Assignment: All the data should be printed again exactly as written.

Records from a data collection
+-------+

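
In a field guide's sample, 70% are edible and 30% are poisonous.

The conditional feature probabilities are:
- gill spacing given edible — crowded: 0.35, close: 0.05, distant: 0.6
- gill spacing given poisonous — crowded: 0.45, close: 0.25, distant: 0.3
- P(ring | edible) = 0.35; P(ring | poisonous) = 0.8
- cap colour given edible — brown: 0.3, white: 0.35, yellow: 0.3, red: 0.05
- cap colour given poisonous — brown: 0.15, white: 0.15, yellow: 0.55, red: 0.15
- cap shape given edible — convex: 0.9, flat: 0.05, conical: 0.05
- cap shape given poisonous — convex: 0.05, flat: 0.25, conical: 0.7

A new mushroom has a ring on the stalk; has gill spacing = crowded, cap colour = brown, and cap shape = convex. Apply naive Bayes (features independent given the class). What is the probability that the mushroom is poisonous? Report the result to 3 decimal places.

0.034

edible: 0.7 × 0.35 × 0.35 × 0.3 × 0.9 = 0.0231525
poisonous: 0.3 × 0.45 × 0.8 × 0.15 × 0.05 = 0.00081
P(poisonous | x) = 0.00081 / 0.0239625 ≈ 0.034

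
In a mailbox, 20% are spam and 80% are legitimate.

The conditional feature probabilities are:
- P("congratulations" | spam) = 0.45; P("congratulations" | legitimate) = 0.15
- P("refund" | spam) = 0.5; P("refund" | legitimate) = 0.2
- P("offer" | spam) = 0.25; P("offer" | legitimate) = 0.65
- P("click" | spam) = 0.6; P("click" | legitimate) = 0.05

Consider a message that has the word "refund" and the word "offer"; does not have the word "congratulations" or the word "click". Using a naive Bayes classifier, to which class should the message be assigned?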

+-------+

Response to the task:
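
In a field guide's sample, 70% are edible and 30% are poisonous.

The conditional feature probabilities are:
- gill spacing given edible — crowded: 0.35, close: 0.05, distant: 0.6
- gill spacing given poisonous — crowded: 0.45, close: 0.25, distant: 0.3
- P(ring | edible) = 0.35; P(ring | poisonous) = 0.8
- cap colour given edible — brown: 0.3, white: 0.35, yellow: 0.3, red: 0.05
- cap colour given poisonous — brown: 0.15, white: 0.15, yellow: 0.55, red: 0.15
- cap shape given edible — convex: 0.9, flat: 0.05, conical: 0.05
- cap shape given poisonous — convex: 0.05, flat: 0.25, conical: 0.7

A new mushroom has a ring on the stalk; has gill spacing = crowded, cap colour = brown, and cap shape = convex. Apply naive Bayes (features independent given the class). What is the probability that the mushroom is poisonous? Report the result to 3 decimal places.

0.034

edible: 0.7 × 0.35 × 0.35 × 0.3 × 0.9 = 0.0231525
poisonous: 0.3 × 0.45 × 0.8 × 0.15 × 0.05 = 0.00081
P(poisonous | x) = 0.00081 / 0.0239625 ≈ 0.034

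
In a mailbox, 20% are spam and 80% are legitimate.

The conditional feature probabilities are:
- P("congratulations" | spam) = 0.45; P("congratulations" | legitimate) = 0.15
- P("refund" | spam) = 0.5; P("refund" | legitimate) = 0.2
- P("offer" | spam) = 0.25; P("offer" | legitimate) = 0.65
- P("click" | spam) = 0.6; P("click" | legitimate) = 0.05

Consider a message that has the word "refund" and the word "offer"; does not have the word "congratulations" or the word "click". Using a naive Bayes classifier, to which class should the message be assigned?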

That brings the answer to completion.